### Data extract
-*-*-

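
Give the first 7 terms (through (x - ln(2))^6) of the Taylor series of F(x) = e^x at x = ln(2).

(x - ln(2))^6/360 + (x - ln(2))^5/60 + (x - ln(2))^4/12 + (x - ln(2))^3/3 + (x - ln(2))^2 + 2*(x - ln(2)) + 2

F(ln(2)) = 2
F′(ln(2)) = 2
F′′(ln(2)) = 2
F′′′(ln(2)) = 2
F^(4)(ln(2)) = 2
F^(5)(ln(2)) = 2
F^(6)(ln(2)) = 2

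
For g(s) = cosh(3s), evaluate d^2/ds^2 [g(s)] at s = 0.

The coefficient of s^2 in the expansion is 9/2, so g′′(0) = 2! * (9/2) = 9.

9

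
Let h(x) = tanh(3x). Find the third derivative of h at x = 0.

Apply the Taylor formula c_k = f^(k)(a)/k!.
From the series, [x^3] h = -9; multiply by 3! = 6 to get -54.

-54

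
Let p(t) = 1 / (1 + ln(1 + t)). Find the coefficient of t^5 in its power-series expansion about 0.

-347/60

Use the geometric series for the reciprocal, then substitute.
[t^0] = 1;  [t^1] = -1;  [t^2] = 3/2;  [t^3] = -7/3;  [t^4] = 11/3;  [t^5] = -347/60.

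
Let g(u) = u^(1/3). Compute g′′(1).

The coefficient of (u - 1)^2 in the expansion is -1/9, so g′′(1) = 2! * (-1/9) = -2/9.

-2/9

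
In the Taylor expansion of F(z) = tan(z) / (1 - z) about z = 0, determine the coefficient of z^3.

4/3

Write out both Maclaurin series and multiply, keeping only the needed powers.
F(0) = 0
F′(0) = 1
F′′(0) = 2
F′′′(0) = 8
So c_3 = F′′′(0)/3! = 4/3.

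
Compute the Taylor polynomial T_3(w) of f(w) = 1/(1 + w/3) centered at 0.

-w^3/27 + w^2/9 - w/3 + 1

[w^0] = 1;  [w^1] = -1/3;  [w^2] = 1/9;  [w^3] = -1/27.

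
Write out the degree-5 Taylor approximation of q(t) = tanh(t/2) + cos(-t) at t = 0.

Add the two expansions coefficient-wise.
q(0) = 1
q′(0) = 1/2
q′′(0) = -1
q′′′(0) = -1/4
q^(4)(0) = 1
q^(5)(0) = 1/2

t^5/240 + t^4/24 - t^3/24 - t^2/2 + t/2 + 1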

-*-*-

Your task is to retype the complete material exactly as it was given.

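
Give the first 7 terms (through (x - ln(2))^6) of the Taylor series of F(x) = e^x at x = ln(2).

(x - ln(2))^6/360 + (x - ln(2))^5/60 + (x - ln(2))^4/12 + (x - ln(2))^3/3 + (x - ln(2))^2 + 2*(x - ln(2)) + 2

F(ln(2)) = 2
F′(ln(2)) = 2
F′′(ln(2)) = 2
F′′′(ln(2)) = 2
F^(4)(ln(2)) = 2
F^(5)(ln(2)) = 2
F^(6)(ln(2)) = 2

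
For g(s) = cosh(3s), evaluate d^2/ds^2 [g(s)] at s = 0.

The coefficient of s^2 in the expansion is 9/2, so g′′(0) = 2! * (9/2) = 9.

9

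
Let h(x) = tanh(3x). Find the third derivative of h at x = 0.

Apply the Taylor formula c_k = f^(k)(a)/k!.
From the series, [x^3] h = -9; multiply by 3! = 6 to get -54.

-54

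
Let p(t) = 1 / (1 + ln(1 + t)). Find the coefficient of t^5 in its power-series expansion about 0.

-347/60

Use the geometric series for the reciprocal, then substitute.
[t^0] = 1;  [t^1] = -1;  [t^2] = 3/2;  [t^3] = -7/3;  [t^4] = 11/3;  [t^5] = -347/60.

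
Let g(u) = u^(1/3). Compute g′′(1).

The coefficient of (u - 1)^2 in the expansion is -1/9, so g′′(1) = 2! * (-1/9) = -2/9.

-2/9

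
In the Taylor expansion of F(z) = tan(z) / (1 - z) about z = 0, determine the coefficient of z^3.

4/3

Write out both Maclaurin series and multiply, keeping only the needed powers.
F(0) = 0
F′(0) = 1
F′′(0) = 2
F′′′(0) = 8
So c_3 = F′′′(0)/3! = 4/3.

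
Compute the Taylor polynomial T_3(w) of f(w) = 1/(1 + w/3) centered at 0.

-w^3/27 + w^2/9 - w/3 + 1

[w^0] = 1;  [w^1] = -1/3;  [w^2] = 1/9;  [w^3] = -1/27.

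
Write out the degree-5 Taylor approximation of q(t) = tanh(t/2) + cos(-t) at t = 0.

Add the two expansions coefficient-wise.
q(0) = 1
q′(0) = 1/2
q′′(0) = -1
q′′′(0) = -1/4
q^(4)(0) = 1
q^(5)(0) = 1/2

t^5/240 + t^4/24 - t^3/24 - t^2/2 + t/2 + 1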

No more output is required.